##### MATERIAL FOR THIS TASK #####
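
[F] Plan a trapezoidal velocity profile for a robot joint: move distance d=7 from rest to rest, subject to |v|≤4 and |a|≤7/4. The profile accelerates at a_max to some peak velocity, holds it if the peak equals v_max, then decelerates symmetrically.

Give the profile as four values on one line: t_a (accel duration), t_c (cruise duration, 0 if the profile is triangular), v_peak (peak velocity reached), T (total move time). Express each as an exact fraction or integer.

v_max²/a_max = 4²/(7/4) = 64/7
7 < 64/7 → triangular
v_peak = √(7·7/4) = √(49/4) = 7/2
t_a = (7/2)/(7/4) = 2; t_c = 0
T = 2·2 = 4

t_a=2 t_c=0 v_peak=7/2 T=4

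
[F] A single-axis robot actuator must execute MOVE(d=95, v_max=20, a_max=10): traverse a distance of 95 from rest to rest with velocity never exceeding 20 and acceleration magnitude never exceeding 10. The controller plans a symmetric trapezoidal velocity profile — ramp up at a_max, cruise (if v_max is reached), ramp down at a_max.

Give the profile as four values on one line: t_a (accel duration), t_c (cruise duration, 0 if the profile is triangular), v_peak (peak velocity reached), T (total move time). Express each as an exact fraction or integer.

v_max²/a_max = 20²/10 = 40
95 ≥ 40 → trapezoidal
t_a = 20/10 = 2; v_peak = 20
d_cruise = 95 − 40 = 55; t_c = 55/20 = 11/4
T = 2·2 + 11/4 = 27/4

t_a=2 t_c=11/4 v_peak=20 T=27/4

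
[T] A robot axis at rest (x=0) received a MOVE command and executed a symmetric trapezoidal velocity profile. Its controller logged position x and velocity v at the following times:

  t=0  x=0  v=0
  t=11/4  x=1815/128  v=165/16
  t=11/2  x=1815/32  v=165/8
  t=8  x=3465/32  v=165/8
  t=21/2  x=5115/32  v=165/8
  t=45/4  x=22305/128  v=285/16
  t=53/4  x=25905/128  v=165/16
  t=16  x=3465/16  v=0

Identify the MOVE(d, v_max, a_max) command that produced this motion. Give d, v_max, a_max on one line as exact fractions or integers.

final state: t=16, x=3465/16, v=0 → d = 3465/16
a_max = (165/16−0)/(11/4−0) = 15/4
max v = 165/8 over t∈[11/2,21/2] → v_max = 165/8
check: 165/8·(11/2+5) = 3465/16 ✓

d=3465/16 v_max=165/8 a_max=15/4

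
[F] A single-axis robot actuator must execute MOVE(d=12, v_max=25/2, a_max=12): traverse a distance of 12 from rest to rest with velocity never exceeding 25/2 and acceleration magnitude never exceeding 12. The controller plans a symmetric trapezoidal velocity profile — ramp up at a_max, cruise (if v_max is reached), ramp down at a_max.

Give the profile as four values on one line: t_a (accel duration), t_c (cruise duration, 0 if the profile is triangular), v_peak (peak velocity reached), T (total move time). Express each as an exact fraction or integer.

t_a=1 t_c=0 v_peak=12 T=2

v_max²/a_max = (25/2)²/12 = 625/48
12 < 625/48 so t_c = 0
v_peak = √(12·12) = √144 = 12
t_a = 12/12 = 1; t_c = 0
T = 2·1 = 2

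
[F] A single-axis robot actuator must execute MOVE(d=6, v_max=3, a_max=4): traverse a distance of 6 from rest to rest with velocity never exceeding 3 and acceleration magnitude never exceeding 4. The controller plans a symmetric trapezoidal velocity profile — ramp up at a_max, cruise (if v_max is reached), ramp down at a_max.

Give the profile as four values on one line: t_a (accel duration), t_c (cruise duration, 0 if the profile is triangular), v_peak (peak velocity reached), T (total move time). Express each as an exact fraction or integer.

t_a=3/4 t_c=5/4 v_peak=3 T=11/4

(v_max)²/a_max = 3²/4 = 9/4
6 ≥ 9/4 → trapezoidal
t_a = 3/4; v_peak = 3
d_cruise = 6 − 9/4 = 15/4; t_c = (15/4)/3 = 5/4
T = 2·3/4 + 5/4 = 11/4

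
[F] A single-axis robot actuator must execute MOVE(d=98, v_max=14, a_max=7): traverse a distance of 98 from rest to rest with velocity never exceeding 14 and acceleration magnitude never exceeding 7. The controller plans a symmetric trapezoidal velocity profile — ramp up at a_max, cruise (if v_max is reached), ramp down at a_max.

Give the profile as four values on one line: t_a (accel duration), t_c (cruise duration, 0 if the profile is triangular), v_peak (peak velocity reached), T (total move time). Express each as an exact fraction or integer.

t_a=2 t_c=5 v_peak=14 T=9

v_max²/a_max = 14²/7 = 28
98 ≥ 28 so v_max reached
t_a = 14/7 = 2; v_peak = 14
d_cruise = 98 − 28 = 70; t_c = 70/14 = 5
T = 2·2 + 5 = 9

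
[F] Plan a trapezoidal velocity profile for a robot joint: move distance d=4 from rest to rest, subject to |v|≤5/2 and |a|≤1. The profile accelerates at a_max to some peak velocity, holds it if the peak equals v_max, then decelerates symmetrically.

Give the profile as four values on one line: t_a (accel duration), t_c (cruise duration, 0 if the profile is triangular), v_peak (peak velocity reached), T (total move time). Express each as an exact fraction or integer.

t_a=2 t_c=0 v_peak=2 T=4

(v_max)²/a_max = (5/2)²/1 = 25/4
4 < 25/4 ⇒ no cruise
v_peak = √(4·1) = √4 = 2
t_a = 2/1 = 2; t_c = 0
T = 2·2 = 4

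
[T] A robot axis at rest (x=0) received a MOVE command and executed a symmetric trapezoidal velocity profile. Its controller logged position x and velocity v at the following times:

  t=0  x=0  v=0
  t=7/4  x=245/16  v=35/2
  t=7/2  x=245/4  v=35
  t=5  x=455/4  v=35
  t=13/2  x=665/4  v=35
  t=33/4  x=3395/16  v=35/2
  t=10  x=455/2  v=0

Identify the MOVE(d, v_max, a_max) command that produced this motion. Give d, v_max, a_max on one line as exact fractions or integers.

d=455/2 v_max=35 a_max=10

final state: t=10, x=455/2, v=0 → d = 455/2
a_max = (35/2−0)/(7/4−0) = 10
max v = 35 over t∈[7/2,13/2] → v_max = 35
check: 35·(7/2+3) = 455/2 ✓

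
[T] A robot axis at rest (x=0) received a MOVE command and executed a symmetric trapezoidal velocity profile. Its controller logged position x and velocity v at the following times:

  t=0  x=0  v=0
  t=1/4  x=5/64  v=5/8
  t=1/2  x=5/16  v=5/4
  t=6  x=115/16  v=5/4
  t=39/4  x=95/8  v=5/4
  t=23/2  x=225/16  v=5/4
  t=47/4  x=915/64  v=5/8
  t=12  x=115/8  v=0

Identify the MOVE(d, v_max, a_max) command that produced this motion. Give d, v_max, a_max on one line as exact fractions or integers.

final state: t=12, x=115/8, v=0 → d = 115/8
a_max = (5/8−0)/(1/4−0) = 5/2
max v = 5/4 over t∈[1/2,23/2] → v_max = 5/4
check: 5/4·(1/2+11) = 115/8 ✓

d=115/8 v_max=5/4 a_max=5/2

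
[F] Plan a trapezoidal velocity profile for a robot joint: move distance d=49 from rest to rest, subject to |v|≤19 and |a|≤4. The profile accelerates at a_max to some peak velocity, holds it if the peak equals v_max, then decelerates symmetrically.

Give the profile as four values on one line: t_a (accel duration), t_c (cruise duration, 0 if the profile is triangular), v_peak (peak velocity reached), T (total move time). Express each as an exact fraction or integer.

t_a=7/2 t_c=0 v_peak=14 T=7

(v_max)²/a_max = 19²/4 = 361/4
49 < 361/4 so t_c = 0
v_peak = √(49·4) = √196 = 14
t_a = 14/4 = 7/2; t_c = 0
T = 2·7/2 = 7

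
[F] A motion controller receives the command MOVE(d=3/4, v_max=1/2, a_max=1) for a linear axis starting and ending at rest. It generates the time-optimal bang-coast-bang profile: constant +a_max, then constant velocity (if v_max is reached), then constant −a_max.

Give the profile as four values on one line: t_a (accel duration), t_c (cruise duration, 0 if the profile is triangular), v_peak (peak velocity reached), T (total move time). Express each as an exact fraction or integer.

t_a=1/2 t_c=1 v_peak=1/2 T=2

v_max²/a_max = (1/2)²/1 = 1/4
3/4 ≥ 1/4 → trapezoidal
t_a = (1/2)/1 = 1/2; v_peak = 1/2
d_cruise = 3/4 − 1/4 = 1/2; t_c = (1/2)/(1/2) = 1
T = 2·1/2 + 1 = 2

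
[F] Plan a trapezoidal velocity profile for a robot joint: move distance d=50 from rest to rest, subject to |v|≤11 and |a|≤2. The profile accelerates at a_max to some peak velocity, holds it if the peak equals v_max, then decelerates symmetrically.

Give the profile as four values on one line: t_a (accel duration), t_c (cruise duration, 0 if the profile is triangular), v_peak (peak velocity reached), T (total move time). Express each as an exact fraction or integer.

t_a=5 t_c=0 v_peak=10 T=10

v_max²/a_max = 11²/2 = 121/2
50 < 121/2 so t_c = 0
v_peak = √(50·2) = √100 = 10
t_a = 10/2 = 5; t_c = 0
T = 2·5 = 10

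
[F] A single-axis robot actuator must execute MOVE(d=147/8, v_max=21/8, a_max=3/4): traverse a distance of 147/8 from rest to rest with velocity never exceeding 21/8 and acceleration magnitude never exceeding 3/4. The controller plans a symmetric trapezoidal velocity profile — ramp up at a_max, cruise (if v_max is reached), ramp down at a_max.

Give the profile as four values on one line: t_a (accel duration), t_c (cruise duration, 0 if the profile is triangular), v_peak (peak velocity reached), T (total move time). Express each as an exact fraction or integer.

(v_max)²/a_max = (21/8)²/(3/4) = 147/16
147/8 ≥ 147/16 → trapezoidal
t_a = (21/8)/(3/4) = 7/2; v_peak = 21/8
d_cruise = 147/8 − 147/16 = 147/16; t_c = (147/16)/(21/8) = 7/2
T = 2·7/2 + 7/2 = 21/2

t_a=7/2 t_c=7/2 v_peak=21/8 T=21/2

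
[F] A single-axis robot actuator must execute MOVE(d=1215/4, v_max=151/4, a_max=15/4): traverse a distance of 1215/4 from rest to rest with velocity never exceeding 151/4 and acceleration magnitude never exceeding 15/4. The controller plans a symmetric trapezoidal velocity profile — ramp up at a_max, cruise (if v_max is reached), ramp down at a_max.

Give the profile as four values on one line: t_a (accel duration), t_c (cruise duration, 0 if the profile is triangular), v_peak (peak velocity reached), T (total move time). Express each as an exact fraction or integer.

(v_max)²/a_max = (151/4)²/(15/4) = 22801/60
1215/4 < 22801/60 → triangular
v_peak = √(1215/4·15/4) = √(18225/16) = 135/4
t_a = (135/4)/(15/4) = 9; t_c = 0
T = 2·9 = 18

t_a=9 t_c=0 v_peak=135/4 T=18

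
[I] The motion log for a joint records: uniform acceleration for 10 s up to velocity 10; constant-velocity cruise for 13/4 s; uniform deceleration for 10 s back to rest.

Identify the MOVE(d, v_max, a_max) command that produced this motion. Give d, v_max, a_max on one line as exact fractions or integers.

a_max = 10/10 = 1
d_a = ½·10·10 = 50; d_c = 10·13/4 = 65/2
d = 2·50 + 65/2 = 265/2
t_c = 13/4 > 0 ⇒ limit active, v_max = 10

d=265/2 v_max=10 a_max=1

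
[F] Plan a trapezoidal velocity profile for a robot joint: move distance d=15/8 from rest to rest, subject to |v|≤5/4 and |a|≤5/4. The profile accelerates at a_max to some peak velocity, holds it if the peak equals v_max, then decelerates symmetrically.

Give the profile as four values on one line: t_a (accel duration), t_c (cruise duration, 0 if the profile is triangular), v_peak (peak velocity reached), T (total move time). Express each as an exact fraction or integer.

vₘ²/aₘ = (5/4)²/(5/4) = 5/4
15/8 ≥ 5/4 ⇒ cruise phase
t_a = (5/4)/(5/4) = 1; v_peak = 5/4
d_cruise = 15/8 − 5/4 = 5/8; t_c = (5/8)/(5/4) = 1/2
T = 2·1 + 1/2 = 5/2

t_a=1 t_c=1/2 v_peak=5/4 T=5/2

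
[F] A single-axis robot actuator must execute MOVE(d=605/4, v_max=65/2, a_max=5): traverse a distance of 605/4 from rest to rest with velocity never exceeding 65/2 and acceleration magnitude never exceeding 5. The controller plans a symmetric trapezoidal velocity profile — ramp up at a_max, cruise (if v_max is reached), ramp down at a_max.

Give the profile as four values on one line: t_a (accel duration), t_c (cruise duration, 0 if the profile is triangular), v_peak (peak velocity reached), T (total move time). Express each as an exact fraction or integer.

(v_max)²/a_max = (65/2)²/5 = 845/4
605/4 < 845/4 ⇒ no cruise
v_peak = √(605/4·5) = √(3025/4) = 55/2
t_a = (55/2)/5 = 11/2; t_c = 0
T = 2·11/2 = 11

t_a=11/2 t_c=0 v_peak=55/2 T=11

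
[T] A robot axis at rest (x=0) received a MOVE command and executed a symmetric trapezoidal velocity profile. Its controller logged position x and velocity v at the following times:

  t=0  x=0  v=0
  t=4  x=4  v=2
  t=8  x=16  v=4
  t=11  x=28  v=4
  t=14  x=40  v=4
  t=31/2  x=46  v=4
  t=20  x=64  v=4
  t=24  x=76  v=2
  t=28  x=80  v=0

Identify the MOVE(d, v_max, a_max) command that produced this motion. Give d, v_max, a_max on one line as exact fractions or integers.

final state: t=28, x=80, v=0 → d = 80
a_max = (2−0)/(4−0) = 1/2
max v = 4 over t∈[8,20] → v_max = 4
check: 4·(8+12) = 80 ✓

d=80 v_max=4 a_max=1/2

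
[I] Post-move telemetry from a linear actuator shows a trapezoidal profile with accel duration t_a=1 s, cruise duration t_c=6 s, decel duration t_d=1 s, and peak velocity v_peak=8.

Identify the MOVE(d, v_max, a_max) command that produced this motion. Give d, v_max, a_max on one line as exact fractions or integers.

a_max = 8/1 = 8
d_a = ½·8·1 = 4; d_c = 8·6 = 48
d = 2·4 + 48 = 56
t_c = 6 > 0 → v_max = v_peak = 8

d=56 v_max=8 a_max=8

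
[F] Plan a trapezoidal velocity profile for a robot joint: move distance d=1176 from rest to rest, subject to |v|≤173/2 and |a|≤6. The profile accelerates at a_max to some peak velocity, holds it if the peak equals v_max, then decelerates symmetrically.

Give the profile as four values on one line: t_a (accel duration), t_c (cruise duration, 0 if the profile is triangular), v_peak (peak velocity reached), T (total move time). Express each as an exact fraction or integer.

v_max²/a_max = (173/2)²/6 = 29929/24
1176 < 29929/24 ⇒ no cruise
v_peak = √(1176·6) = √7056 = 84
t_a = 84/6 = 14; t_c = 0
T = 2·14 = 28

t_a=14 t_c=0 v_peak=84 T=28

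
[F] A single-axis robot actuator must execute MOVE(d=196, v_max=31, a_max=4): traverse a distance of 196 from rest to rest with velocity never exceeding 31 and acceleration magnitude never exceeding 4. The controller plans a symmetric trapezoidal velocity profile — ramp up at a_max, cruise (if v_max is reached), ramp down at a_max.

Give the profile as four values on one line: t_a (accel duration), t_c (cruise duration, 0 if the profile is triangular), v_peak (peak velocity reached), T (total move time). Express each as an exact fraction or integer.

t_a=7 t_c=0 v_peak=28 T=14

v_max²/a_max = 31²/4 = 961/4
196 < 961/4 ⇒ no cruise
v_peak = √(196·4) = √784 = 28
t_a = 28/4 = 7; t_c = 0
T = 2·7 = 14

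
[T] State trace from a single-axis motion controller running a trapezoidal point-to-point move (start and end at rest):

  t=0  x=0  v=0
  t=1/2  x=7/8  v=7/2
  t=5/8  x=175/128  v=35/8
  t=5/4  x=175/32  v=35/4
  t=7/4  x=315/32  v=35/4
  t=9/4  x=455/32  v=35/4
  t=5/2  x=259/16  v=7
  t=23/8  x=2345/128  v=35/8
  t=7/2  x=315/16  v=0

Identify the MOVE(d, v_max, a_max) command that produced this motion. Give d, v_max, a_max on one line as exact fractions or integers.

d=315/16 v_max=35/4 a_max=7

final state: t=7/2, x=315/16, v=0 → d = 315/16
a_max = (7/2−0)/(1/2−0) = 7
max v = 35/4 over t∈[5/4,9/4] → v_max = 35/4
check: 35/4·(5/4+1) = 315/16 ✓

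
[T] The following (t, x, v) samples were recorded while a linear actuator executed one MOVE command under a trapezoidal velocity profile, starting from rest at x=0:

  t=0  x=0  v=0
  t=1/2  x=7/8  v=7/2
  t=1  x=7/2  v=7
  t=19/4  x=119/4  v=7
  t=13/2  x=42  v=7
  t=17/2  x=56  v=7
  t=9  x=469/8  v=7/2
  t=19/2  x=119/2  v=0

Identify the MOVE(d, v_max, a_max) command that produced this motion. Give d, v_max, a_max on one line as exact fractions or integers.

d=119/2 v_max=7 a_max=7

final state: t=19/2, x=119/2, v=0 → d = 119/2
a_max = (7/2−0)/(1/2−0) = 7
max v = 7 over t∈[1,17/2] → v_max = 7
check: 7·(1+15/2) = 119/2 ✓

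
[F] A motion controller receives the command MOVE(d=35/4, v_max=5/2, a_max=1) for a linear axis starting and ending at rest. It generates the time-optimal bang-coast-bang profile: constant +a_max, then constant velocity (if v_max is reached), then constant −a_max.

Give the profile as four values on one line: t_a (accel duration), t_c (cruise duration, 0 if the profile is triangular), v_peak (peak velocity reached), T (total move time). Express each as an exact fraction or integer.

v_max²/a_max = (5/2)²/1 = 25/4
35/4 ≥ 25/4 so v_max reached
t_a = (5/2)/1 = 5/2; v_peak = 5/2
d_cruise = 35/4 − 25/4 = 5/2; t_c = (5/2)/(5/2) = 1
T = 2·5/2 + 1 = 6

t_a=5/2 t_c=1 v_peak=5/2 T=6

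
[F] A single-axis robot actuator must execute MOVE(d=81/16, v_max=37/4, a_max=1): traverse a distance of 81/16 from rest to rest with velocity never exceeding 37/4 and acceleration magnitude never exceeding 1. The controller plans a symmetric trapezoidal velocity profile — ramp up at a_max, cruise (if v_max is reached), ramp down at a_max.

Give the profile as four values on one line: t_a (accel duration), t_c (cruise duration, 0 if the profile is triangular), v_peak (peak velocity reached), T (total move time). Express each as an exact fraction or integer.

(v_max)²/a_max = (37/4)²/1 = 1369/16
81/16 < 1369/16 ⇒ no cruise
v_peak = √(81/16·1) = √(81/16) = 9/4
t_a = (9/4)/1 = 9/4; t_c = 0
T = 2·9/4 = 9/2

t_a=9/4 t_c=0 v_peak=9/4 T=9/2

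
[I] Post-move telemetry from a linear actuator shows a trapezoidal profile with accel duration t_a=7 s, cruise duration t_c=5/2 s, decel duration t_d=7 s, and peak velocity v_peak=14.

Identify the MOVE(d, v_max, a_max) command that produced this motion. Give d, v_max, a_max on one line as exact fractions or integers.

a_max = 14/7 = 2
d_a = ½·14·7 = 49; d_c = 14·5/2 = 35
d = 2·49 + 35 = 133
t_c = 5/2 > 0 → v_max = v_peak = 14

d=133 v_max=14 a_max=2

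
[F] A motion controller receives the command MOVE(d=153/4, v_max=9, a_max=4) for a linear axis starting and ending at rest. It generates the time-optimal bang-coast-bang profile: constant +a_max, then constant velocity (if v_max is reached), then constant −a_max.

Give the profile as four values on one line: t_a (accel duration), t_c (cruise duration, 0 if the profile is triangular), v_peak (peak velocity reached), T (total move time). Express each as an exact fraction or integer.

v_max²/a_max = 9²/4 = 81/4
153/4 ≥ 81/4 → trapezoidal
t_a = 9/4; v_peak = 9
d_cruise = 153/4 − 81/4 = 18; t_c = 18/9 = 2
T = 2·9/4 + 2 = 13/2

t_a=9/4 t_c=2 v_peak=9 T=13/2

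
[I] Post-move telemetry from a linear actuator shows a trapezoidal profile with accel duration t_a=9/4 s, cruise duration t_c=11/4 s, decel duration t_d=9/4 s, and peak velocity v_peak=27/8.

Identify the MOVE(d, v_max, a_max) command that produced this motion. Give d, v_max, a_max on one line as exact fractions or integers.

d=135/8 v_max=27/8 a_max=3/2

a_max = (27/8)/(9/4) = 3/2
d_a = ½·27/8·9/4 = 243/64; d_c = 27/8·11/4 = 297/32
d = 2·243/64 + 297/32 = 135/8
t_c = 11/4 > 0 → v_max = v_peak = 27/8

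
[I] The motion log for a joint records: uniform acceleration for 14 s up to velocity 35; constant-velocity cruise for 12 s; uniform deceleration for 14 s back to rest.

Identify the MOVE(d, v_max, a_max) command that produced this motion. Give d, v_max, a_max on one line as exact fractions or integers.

a_max = 35/14 = 5/2
d_a = ½·35·14 = 245; d_c = 35·12 = 420
d = 2·245 + 420 = 910
t_c = 12 > 0 ⇒ limit active, v_max = 35

d=910 v_max=35 a_max=5/2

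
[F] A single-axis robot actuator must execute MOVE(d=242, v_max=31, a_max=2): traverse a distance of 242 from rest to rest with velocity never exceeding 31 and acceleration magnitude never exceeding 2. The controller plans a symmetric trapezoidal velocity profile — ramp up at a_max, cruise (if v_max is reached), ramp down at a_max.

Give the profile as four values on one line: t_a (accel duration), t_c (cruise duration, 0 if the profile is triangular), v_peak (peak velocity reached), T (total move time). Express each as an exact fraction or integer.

t_a=11 t_c=0 v_peak=22 T=22

(v_max)²/a_max = 31²/2 = 961/2
242 < 961/2 → triangular
v_peak = √(242·2) = √484 = 22
t_a = 22/2 = 11; t_c = 0
T = 2·11 = 22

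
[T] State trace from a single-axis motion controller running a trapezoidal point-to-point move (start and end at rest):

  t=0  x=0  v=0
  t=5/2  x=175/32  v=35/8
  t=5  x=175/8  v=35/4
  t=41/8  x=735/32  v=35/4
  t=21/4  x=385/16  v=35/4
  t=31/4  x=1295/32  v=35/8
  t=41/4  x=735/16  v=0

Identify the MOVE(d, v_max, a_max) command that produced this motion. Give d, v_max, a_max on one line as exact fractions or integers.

d=735/16 v_max=35/4 a_max=7/4

final state: t=41/4, x=735/16, v=0 → d = 735/16
a_max = (35/8−0)/(5/2−0) = 7/4
max v = 35/4 over t∈[5,21/4] → v_max = 35/4
check: 35/4·(5+1/4) = 735/16 ✓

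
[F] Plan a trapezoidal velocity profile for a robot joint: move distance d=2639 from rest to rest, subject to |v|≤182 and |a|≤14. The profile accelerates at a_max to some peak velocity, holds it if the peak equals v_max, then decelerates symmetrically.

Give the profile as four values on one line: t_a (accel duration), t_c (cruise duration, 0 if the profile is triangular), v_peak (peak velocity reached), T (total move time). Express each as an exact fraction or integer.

t_a=13 t_c=3/2 v_peak=182 T=55/2

v_max²/a_max = 182²/14 = 2366
2639 ≥ 2366 ⇒ cruise phase
t_a = 182/14 = 13; v_peak = 182
d_cruise = 2639 − 2366 = 273; t_c = 273/182 = 3/2
T = 2·13 + 3/2 = 55/2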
#####
- [WORK TO COMPLETE] Give the number of lines in the records that contain the word "Post", and write nothing else.

- [TASK OUTPUT] 3